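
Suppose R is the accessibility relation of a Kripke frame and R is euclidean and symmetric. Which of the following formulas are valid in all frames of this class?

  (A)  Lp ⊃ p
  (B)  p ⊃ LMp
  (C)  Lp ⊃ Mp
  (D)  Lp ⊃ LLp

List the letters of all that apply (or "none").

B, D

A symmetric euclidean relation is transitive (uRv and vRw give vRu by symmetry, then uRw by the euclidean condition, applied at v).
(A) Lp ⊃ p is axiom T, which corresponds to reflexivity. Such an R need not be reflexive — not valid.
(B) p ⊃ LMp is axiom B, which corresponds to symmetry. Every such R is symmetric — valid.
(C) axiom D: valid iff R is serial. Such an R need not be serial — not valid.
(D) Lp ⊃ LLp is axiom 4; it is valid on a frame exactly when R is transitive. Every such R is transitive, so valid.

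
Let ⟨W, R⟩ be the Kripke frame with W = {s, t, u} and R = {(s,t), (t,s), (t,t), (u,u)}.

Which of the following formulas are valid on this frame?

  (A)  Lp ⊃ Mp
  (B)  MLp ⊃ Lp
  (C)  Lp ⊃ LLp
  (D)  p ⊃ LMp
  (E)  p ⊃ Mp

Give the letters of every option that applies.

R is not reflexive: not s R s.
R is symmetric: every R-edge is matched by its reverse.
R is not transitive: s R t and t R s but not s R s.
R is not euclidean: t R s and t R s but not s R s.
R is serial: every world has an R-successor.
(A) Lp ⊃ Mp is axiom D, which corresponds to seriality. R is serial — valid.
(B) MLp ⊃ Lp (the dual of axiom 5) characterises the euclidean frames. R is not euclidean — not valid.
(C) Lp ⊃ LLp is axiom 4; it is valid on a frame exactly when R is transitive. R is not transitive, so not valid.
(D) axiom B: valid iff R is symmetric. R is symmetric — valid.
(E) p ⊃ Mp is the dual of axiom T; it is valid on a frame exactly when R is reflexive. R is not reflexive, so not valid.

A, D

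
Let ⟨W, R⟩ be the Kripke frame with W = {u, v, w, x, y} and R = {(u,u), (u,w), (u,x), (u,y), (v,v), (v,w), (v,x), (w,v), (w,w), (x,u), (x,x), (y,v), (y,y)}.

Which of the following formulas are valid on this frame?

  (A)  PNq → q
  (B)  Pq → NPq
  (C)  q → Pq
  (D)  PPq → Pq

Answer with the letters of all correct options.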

---*---

Work order: Check each line of the entries above for the string "with", and return those that contain it.

Result of the exercise:
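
Let ⟨W, R⟩ be the Kripke frame with W = {s, t, u} and R = {(s,t), (t,s), (t,t), (u,u)}.
Let ⟨W, R⟩ be the Kripke frame with W = {u, v, w, x, y} and R = {(u,u), (u,w), (u,x), (u,y), (v,v), (v,w), (v,x), (w,v), (w,w), (x,u), (x,x), (y,v), (y,y)}.
Answer with the letters of all correct options.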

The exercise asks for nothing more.